◆ EXERCISE ◆
Scan the entries for the word "through" and return every line that has it.

◆ INFORMATION SHOWN ◆
-- -- --

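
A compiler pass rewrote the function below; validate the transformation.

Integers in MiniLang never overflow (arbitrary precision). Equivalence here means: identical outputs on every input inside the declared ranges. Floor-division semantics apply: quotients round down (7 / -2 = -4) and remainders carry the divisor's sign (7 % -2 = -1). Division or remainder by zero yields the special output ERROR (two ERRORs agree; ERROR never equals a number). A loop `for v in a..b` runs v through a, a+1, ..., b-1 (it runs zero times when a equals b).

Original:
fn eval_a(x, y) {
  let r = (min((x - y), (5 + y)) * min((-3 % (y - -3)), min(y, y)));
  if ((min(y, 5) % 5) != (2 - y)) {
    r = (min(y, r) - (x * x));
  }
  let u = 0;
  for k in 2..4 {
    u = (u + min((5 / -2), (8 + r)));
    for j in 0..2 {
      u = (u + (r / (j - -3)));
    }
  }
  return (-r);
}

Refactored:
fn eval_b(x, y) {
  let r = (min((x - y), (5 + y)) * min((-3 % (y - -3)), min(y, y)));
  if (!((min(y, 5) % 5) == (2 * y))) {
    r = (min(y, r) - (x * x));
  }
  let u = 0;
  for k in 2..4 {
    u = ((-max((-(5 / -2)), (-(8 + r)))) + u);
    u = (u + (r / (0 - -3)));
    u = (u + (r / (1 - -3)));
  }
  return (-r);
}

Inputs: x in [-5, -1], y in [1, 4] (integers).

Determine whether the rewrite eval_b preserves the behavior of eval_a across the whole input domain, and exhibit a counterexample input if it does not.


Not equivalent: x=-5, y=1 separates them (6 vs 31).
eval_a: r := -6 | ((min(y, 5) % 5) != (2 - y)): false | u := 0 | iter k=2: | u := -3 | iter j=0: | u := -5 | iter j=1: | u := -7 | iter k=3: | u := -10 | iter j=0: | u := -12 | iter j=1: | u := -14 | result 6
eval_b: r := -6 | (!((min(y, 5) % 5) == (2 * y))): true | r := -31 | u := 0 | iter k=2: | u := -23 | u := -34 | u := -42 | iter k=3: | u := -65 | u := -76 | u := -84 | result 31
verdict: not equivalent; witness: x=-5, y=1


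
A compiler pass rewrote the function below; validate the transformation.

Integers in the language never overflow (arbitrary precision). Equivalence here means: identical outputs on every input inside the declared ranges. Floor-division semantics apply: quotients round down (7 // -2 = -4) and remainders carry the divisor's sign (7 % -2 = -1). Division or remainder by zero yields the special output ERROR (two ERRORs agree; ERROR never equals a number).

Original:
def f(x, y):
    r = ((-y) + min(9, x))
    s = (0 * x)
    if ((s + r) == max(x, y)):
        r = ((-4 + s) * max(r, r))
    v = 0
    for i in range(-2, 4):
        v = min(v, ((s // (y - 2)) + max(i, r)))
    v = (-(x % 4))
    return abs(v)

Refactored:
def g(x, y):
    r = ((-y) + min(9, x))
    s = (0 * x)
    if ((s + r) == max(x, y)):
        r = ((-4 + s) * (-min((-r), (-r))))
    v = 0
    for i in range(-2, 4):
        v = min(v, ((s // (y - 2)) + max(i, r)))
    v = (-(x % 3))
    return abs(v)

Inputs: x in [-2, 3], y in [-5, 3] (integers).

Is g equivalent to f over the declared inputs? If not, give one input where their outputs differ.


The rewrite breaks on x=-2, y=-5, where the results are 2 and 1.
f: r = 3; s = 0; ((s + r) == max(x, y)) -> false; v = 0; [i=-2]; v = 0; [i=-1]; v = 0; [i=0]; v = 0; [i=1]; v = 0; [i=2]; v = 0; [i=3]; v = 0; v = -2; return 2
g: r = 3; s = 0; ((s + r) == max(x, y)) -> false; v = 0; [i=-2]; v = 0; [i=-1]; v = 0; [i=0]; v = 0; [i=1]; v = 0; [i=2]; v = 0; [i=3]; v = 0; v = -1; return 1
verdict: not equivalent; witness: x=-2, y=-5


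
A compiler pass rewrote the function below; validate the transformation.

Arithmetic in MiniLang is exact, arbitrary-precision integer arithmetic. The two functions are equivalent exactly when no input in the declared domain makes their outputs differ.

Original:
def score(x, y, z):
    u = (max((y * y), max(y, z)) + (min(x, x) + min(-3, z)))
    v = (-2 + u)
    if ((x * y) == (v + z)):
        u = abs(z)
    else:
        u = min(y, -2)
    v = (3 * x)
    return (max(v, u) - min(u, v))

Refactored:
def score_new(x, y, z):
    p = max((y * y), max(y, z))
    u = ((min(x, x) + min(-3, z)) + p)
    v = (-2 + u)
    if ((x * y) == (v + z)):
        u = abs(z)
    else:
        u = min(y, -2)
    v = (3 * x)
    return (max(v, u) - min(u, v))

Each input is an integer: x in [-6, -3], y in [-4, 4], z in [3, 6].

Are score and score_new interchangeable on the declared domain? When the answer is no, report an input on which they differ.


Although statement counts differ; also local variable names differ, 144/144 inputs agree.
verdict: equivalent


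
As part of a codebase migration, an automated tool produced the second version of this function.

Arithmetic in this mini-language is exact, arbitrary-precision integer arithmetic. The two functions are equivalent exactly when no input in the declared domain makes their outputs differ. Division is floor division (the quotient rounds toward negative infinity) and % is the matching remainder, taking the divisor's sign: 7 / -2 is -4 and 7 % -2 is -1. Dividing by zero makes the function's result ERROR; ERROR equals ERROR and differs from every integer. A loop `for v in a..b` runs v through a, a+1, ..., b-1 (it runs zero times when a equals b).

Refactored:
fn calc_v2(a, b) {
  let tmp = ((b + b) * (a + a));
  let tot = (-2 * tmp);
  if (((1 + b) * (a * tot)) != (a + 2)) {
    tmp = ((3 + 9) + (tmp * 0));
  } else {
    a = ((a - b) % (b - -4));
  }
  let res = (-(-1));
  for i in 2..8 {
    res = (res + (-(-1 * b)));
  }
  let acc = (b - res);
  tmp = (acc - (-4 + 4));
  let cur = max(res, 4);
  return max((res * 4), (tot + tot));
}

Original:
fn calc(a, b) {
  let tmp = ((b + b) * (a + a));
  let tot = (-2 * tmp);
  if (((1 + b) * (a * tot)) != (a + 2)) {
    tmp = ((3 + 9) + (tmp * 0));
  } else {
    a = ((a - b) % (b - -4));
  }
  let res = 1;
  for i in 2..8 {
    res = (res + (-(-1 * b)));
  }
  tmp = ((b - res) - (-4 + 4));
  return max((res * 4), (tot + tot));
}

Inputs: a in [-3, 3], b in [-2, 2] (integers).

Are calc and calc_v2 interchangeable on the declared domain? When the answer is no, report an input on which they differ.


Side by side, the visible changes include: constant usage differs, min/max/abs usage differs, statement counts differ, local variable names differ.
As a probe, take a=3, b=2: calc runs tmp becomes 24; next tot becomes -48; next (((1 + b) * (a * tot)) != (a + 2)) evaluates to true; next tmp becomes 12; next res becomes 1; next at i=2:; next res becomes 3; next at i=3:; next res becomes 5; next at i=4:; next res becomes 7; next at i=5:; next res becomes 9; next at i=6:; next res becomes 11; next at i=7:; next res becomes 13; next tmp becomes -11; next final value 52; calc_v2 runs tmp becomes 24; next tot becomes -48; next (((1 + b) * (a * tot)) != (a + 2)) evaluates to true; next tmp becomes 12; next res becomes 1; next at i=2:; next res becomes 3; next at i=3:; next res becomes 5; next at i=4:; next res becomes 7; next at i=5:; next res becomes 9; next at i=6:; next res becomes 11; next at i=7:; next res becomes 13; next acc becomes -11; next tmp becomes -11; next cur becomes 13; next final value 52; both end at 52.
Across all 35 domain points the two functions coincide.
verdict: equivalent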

-- -- --

◆ FINISHED TASK ◆
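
Integers in MiniLang never overflow (arbitrary precision). Equivalence here means: identical outputs on every input inside the declared ranges. Floor-division semantics apply: quotients round down (7 / -2 = -4) and remainders carry the divisor's sign (7 % -2 = -1). Division or remainder by zero yields the special output ERROR (two ERRORs agree; ERROR never equals a number). A loop `for v in a..b` runs v through a, a+1, ..., b-1 (it runs zero times when a equals b).
Arithmetic in this mini-language is exact, arbitrary-precision integer arithmetic. The two functions are equivalent exactly when no input in the declared domain makes their outputs differ. Division is floor division (the quotient rounds toward negative infinity) and % is the matching remainder, taking the divisor's sign: 7 / -2 is -4 and 7 % -2 is -1. Dividing by zero makes the function's result ERROR; ERROR equals ERROR and differs from every integer. A loop `for v in a..b` runs v through a, a+1, ..., b-1 (it runs zero times when a equals b).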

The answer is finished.